### Your objective
Restate the listing exactly and in full.

### Records for processing
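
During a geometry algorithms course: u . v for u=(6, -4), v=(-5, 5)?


u . v = u_x*v_x + u_y*v_y = 6*(-5) + (-4)*5
= (-30) + (-20) = -50

-50


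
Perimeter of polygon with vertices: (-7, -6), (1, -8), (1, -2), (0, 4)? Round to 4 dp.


Sides: (-7, -6)->(1, -8): sqrt(68) = 8.246211, (1, -8)->(1, -2): sqrt(36) = 6, (1, -2)->(0, 4): sqrt(37) = 6.082763, (0, 4)->(-7, -6): sqrt(149) = 12.206556
Sum = 32.53553
Perimeter = 32.5355

32.5355


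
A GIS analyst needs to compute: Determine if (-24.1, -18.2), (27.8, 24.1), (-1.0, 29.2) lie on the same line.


Cross product: (27.8-(-24.1))*(29.2-(-18.2)) - (24.1-(-18.2))*((-1)-(-24.1))
= 1482.93

No, not collinear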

### Exercise response
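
During a geometry algorithms course: u . v for u=(6, -4), v=(-5, 5)?


u . v = u_x*v_x + u_y*v_y = 6*(-5) + (-4)*5
= (-30) + (-20) = -50

-50


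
Perimeter of polygon with vertices: (-7, -6), (1, -8), (1, -2), (0, 4)? Round to 4 dp.


Sides: (-7, -6)->(1, -8): sqrt(68) = 8.246211, (1, -8)->(1, -2): sqrt(36) = 6, (1, -2)->(0, 4): sqrt(37) = 6.082763, (0, 4)->(-7, -6): sqrt(149) = 12.206556
Sum = 32.53553
Perimeter = 32.5355

32.5355


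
A GIS analyst needs to compute: Determine if (-24.1, -18.2), (27.8, 24.1), (-1.0, 29.2) lie on the same line.


Cross product: (27.8-(-24.1))*(29.2-(-18.2)) - (24.1-(-18.2))*((-1)-(-24.1))
= 1482.93

No, not collinear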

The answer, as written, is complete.